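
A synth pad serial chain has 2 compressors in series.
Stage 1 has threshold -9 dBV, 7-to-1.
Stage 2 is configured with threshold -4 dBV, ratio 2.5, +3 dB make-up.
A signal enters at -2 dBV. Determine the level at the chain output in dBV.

-5 dBV

Stage 1: 7 dB above -9 dBV, reduced 7:1 to 1 dB above → -8 dBV.
Stage 2: -8 dBV is at or below the -4 dBV threshold — no compression; make-up brings it to -5 dBV.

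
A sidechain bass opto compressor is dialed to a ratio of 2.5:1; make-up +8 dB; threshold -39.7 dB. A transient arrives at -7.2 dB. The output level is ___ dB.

Overshoot: -7.2 − (-39.7) = 32.5 dB.
The 32.5 dB excess becomes 13 dB after 2.5:1 reduction.
That puts the output at -26.7 dB; make-up adds 8 dB, giving -18.7 dB.

-18.7 dB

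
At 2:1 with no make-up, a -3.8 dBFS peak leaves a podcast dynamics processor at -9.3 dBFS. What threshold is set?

-14.8 dBFS

Let T be the threshold. Output overshoot = (input overshoot)/R, so -9.3 − T = (-3.8 − T)/2.
2·(-9.3 − T) = -3.8 − T → 1·T = -18.6 − (-3.8) = -14.8.
T = -14.8/1 = -14.8 dBFS.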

☆ ☆ ☆ ☆ ☆

What is being asked
Reproduce the listing exactly. Every line stays as it is.

Solution to the problem
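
A synth pad serial chain has 2 compressors in series.
Stage 1 has threshold -9 dBV, 7-to-1.
Stage 2 is configured with threshold -4 dBV, ratio 2.5, +3 dB make-up.
A signal enters at -2 dBV. Determine the level at the chain output in dBV.

-5 dBV

Stage 1: 7 dB above -9 dBV, reduced 7:1 to 1 dB above → -8 dBV.
Stage 2: -8 dBV is at or below the -4 dBV threshold — no compression; make-up brings it to -5 dBV.

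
A sidechain bass opto compressor is dialed to a ratio of 2.5:1; make-up +8 dB; threshold -39.7 dB. A transient arrives at -7.2 dB. The output level is ___ dB.

Overshoot: -7.2 − (-39.7) = 32.5 dB.
The 32.5 dB excess becomes 13 dB after 2.5:1 reduction.
That puts the output at -26.7 dB; make-up adds 8 dB, giving -18.7 dB.

-18.7 dB

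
At 2:1 with no make-up, a -3.8 dBFS peak leaves a podcast dynamics processor at -9.3 dBFS. What threshold is set?

-14.8 dBFS

Let T be the threshold. Output overshoot = (input overshoot)/R, so -9.3 − T = (-3.8 − T)/2.
2·(-9.3 − T) = -3.8 − T → 1·T = -18.6 − (-3.8) = -14.8.
T = -14.8/1 = -14.8 dBFS.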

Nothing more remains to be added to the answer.